__What the task requires__:
When you find the line with "- For purposes" among the records below, reproduce it and each line after it exactly, ending with the line with "On 10 December".

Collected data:
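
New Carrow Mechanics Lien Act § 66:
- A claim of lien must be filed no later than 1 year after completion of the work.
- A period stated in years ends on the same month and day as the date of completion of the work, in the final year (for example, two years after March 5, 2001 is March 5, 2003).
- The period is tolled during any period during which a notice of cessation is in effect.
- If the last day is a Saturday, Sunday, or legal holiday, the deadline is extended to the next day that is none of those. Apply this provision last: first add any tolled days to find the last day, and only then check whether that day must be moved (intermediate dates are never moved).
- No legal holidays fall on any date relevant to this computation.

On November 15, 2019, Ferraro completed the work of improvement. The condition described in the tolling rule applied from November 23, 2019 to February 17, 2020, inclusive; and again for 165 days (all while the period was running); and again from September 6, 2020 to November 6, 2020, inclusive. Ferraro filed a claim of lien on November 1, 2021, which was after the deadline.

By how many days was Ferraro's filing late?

35 days

1 year after November 15, 2019 is November 15, 2020.
From November 23, 2019 through February 17, 2020 inclusive is 87 days; tolling adds 87 days: November 15, 2020 + 87 days = February 10, 2021.
Tolling adds 165 days: February 10, 2021 + 165 days = July 25, 2021.
From September 6, 2020 through November 6, 2020 inclusive is 62 days; tolling adds 62 days: July 25, 2021 + 62 days = September 25, 2021.
September 25, 2021 is Saturday; September 26, 2021 is Sunday. The next qualifying day is September 27, 2021.
The deadline is September 27, 2021; from September 27, 2021 to November 1, 2021 is 35 days.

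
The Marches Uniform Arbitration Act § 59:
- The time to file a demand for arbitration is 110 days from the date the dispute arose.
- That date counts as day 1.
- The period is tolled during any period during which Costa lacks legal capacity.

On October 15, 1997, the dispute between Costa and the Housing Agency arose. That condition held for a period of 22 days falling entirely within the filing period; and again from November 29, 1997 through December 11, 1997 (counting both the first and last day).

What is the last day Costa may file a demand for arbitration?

March 8, 1998

Counting October 15, 1997 as day 1, day 110 is February 1, 1998.
Tolling adds 22 days: February 1, 1998 + 22 days = February 23, 1998.
From November 29, 1997 through December 11, 1997 inclusive is 13 days; tolling adds 13 days: February 23, 1998 + 13 days = March 8, 1998.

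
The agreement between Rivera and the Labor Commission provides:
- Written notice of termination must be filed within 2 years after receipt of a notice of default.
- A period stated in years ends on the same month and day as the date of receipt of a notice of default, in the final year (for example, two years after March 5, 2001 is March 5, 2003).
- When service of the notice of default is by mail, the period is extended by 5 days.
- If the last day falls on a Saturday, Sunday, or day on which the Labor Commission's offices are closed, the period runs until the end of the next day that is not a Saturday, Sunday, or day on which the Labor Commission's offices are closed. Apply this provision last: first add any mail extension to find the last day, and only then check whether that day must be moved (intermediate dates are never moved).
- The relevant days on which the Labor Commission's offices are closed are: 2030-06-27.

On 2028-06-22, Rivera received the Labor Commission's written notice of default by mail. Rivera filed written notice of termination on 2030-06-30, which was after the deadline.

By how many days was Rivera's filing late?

2 days

2 years after 2028-06-22 is June 22, 2030.
Service was by mail, adding 5 days: June 22, 2030 + 5 days = June 27, 2030.
June 27, 2030 is a listed holiday. The next qualifying day is June 28, 2030.
The deadline is June 28, 2030; from June 28, 2030 to June 30, 2030 is 2 days.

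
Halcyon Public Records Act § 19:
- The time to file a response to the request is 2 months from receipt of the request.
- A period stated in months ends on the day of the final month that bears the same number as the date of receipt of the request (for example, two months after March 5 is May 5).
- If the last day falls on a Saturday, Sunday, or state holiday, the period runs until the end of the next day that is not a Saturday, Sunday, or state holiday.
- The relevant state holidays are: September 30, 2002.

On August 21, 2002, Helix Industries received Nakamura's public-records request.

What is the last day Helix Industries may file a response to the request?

October 21, 2002

2 months after August 21, 2002 is October 21, 2002.
October 21, 2002 is a Monday and not a state holiday, so no extension applies.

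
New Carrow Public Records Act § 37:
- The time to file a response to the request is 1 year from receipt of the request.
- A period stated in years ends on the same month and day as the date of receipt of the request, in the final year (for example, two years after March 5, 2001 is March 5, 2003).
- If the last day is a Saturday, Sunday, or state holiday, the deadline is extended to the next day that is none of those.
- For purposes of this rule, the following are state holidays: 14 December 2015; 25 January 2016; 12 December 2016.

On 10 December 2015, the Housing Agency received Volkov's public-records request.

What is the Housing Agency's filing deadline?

1 year after 10 December 2015 is December 10, 2016.
December 10, 2016 is Saturday; December 11, 2016 is Sunday; December 12, 2016 is a listed holiday. The next qualifying day is December 13, 2016.

December 13, 2016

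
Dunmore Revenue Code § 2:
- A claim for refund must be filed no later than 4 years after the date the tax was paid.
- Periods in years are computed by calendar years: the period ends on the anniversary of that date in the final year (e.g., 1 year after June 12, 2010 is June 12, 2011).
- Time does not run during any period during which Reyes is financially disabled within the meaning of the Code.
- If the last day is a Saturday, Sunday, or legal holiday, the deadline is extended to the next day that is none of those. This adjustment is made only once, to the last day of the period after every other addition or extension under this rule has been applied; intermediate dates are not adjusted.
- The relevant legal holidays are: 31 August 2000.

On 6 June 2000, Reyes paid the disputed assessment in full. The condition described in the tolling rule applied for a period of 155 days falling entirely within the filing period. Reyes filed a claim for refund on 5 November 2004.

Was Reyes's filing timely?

4 years after 6 June 2000 is June 6, 2004.
Tolling adds 155 days: June 6, 2004 + 155 days = November 8, 2004.
November 8, 2004 is a Monday and not a legal holiday, so no extension applies.
The deadline is November 8, 2004; the filing on November 5, 2004 is on or before that date.

Yes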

__Your response__:
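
- For purposes of this rule, the following are state holidays: 14 December 2015; 25 January 2016; 12 December 2016.

On 10 December 2015, the Housing Agency received Volkov's public-records request.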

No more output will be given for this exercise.